Give the listing again in full, exactly as written.

# Given information
Content starts
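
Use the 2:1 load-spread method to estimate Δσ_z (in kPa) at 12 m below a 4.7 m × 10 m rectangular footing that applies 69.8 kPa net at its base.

Δσ_z ≈ 8.93 kPa

By the 2:1 method the load spreads at 1 horizontal : 2 vertical, so at depth z the loaded area has grown by z in each plan dimension:
Δσ = qBL/((B+z)(L+z)) = 69.8×4.7×10/((4.7+12)(10+12)) = 8.9292 kPa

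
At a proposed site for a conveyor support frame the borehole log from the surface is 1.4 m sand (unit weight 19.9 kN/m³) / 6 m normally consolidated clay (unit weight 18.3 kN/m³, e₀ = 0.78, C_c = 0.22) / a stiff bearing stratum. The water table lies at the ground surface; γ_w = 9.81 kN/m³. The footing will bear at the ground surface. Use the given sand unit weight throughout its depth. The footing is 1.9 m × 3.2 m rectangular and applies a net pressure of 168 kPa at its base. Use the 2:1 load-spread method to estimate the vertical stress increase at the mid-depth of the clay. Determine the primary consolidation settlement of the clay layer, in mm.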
Content ends
# Answer area
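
Use the 2:1 load-spread method to estimate Δσ_z (in kPa) at 12 m below a 4.7 m × 10 m rectangular footing that applies 69.8 kPa net at its base.

Δσ_z ≈ 8.93 kPa

By the 2:1 method the load spreads at 1 horizontal : 2 vertical, so at depth z the loaded area has grown by z in each plan dimension:
Δσ = qBL/((B+z)(L+z)) = 69.8×4.7×10/((4.7+12)(10+12)) = 8.9292 kPa

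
At a proposed site for a conveyor support frame the borehole log from the surface is 1.4 m sand (unit weight 19.9 kN/m³) / 6 m normally consolidated clay (unit weight 18.3 kN/m³, e₀ = 0.78, C_c = 0.22) / a stiff bearing stratum. The water table lies at the ground surface; γ_w = 9.81 kN/m³. The footing will bear at the ground surface. Use the given sand unit weight throughout its depth. The footing is 1.9 m × 3.2 m rectangular and applies a net pressure of 168 kPa at its base. Use the 2:1 load-spread method to estimate the vertical stress increase at the mid-depth of the clay. Determine the primary consolidation settlement of the clay layer, in mm.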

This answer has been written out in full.